### Task goal
Each line of the entries below that includes "Four" belongs in your answer.

### Source records

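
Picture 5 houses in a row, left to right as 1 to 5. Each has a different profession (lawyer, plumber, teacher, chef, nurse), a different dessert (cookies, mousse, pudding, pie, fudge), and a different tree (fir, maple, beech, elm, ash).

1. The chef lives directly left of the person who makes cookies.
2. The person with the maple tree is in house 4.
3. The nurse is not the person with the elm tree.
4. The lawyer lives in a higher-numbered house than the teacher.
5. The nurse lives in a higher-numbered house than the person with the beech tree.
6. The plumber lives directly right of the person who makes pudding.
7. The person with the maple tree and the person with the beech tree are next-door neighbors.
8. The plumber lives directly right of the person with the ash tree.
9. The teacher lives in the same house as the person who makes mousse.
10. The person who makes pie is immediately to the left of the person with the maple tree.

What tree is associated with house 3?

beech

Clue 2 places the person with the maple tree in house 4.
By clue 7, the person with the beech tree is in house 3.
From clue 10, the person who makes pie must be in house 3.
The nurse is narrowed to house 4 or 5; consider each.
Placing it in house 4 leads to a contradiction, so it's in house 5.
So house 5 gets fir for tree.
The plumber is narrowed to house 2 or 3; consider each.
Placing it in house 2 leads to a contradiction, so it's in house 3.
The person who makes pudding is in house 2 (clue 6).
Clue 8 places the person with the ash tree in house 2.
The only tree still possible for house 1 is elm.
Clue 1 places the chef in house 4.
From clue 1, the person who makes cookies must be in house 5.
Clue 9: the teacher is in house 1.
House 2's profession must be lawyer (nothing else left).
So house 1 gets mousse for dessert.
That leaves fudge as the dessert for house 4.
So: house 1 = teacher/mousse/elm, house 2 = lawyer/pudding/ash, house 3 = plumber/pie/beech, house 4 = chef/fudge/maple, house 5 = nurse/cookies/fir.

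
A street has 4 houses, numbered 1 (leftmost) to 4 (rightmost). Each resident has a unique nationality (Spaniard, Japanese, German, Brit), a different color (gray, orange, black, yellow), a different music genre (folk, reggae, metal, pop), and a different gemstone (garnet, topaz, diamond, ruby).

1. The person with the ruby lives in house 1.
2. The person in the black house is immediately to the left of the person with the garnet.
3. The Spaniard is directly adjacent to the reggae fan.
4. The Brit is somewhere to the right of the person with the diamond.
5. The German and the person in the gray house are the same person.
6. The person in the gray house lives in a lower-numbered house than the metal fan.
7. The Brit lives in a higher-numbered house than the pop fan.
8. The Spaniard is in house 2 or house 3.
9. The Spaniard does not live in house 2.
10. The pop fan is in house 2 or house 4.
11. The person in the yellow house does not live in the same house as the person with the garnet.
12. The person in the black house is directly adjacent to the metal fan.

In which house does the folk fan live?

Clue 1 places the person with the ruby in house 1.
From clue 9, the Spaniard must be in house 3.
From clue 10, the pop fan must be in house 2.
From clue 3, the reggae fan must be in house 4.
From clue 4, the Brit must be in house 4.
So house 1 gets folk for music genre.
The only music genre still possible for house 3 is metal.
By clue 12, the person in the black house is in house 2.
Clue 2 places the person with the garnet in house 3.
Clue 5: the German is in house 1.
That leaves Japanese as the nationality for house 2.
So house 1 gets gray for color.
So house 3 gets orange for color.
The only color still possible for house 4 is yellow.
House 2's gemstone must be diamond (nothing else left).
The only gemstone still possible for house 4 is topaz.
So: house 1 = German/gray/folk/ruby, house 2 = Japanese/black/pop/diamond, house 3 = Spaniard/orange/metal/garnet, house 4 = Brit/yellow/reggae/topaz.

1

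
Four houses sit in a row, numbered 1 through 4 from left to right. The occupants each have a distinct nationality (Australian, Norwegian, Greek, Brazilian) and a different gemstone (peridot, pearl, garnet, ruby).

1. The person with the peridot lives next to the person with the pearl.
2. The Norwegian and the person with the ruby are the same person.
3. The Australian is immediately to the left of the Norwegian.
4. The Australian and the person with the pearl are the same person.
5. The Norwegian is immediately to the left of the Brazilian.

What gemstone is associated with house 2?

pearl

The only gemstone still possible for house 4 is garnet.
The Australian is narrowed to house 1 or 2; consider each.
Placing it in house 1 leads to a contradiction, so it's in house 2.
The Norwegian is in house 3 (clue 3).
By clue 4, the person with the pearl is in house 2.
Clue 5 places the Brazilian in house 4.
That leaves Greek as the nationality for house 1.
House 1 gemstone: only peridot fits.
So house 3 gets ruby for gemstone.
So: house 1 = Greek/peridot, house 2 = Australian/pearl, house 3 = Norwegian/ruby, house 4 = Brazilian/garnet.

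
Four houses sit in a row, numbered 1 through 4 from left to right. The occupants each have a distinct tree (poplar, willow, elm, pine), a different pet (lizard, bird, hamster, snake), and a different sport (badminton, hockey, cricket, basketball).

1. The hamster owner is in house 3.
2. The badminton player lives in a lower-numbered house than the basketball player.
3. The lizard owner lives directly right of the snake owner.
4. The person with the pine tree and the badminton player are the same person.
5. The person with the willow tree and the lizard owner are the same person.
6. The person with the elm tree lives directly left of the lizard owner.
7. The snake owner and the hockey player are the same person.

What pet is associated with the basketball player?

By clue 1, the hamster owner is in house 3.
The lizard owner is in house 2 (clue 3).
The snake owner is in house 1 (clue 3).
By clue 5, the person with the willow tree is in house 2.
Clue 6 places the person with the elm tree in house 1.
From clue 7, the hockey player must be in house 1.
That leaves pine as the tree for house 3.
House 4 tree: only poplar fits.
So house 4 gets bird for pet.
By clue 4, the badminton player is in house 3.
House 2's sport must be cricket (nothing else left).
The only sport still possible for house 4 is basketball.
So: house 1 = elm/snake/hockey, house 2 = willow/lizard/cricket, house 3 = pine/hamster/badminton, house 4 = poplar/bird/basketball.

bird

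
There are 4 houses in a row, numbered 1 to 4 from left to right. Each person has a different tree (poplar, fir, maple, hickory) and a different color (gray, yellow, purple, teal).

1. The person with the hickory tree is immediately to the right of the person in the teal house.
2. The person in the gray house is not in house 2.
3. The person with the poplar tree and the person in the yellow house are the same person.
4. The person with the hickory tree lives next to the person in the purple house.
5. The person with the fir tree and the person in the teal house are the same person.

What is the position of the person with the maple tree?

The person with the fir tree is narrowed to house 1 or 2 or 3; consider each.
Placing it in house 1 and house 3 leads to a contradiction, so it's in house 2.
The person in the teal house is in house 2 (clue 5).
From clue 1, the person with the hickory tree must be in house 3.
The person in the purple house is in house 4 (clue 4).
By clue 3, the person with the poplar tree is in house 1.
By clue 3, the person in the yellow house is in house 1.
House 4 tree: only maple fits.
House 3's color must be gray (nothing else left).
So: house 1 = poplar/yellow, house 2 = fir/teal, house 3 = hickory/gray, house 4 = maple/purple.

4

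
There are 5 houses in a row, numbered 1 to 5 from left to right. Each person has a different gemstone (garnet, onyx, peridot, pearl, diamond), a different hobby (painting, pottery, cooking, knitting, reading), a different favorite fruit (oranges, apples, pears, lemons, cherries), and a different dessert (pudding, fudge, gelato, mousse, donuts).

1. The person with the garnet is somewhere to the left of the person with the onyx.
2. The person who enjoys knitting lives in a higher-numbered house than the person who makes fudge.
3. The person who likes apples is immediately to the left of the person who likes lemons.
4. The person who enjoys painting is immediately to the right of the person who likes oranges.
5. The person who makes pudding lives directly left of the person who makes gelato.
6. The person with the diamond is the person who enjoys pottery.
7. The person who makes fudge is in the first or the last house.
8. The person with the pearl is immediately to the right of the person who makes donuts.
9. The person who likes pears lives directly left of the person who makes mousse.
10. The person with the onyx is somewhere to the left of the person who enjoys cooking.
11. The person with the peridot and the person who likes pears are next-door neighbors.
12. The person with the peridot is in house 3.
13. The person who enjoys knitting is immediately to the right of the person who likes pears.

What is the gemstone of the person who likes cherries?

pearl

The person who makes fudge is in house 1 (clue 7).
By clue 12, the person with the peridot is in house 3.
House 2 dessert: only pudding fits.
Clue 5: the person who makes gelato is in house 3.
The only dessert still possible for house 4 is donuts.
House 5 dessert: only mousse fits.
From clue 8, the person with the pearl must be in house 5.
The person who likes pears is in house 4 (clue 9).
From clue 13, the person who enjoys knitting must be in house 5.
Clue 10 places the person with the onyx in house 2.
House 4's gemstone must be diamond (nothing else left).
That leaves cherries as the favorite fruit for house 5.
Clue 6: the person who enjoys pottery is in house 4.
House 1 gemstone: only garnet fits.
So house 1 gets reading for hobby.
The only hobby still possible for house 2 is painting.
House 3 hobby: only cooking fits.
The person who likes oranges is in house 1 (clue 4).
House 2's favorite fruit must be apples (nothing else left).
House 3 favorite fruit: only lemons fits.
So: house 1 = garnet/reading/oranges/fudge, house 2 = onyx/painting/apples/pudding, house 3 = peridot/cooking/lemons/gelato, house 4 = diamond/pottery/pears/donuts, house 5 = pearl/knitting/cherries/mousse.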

### Written response
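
Four houses sit in a row, numbered 1 through 4 from left to right. The occupants each have a distinct nationality (Australian, Norwegian, Greek, Brazilian) and a different gemstone (peridot, pearl, garnet, ruby).
Four houses sit in a row, numbered 1 through 4 from left to right. The occupants each have a distinct tree (poplar, willow, elm, pine), a different pet (lizard, bird, hamster, snake), and a different sport (badminton, hockey, cricket, basketball).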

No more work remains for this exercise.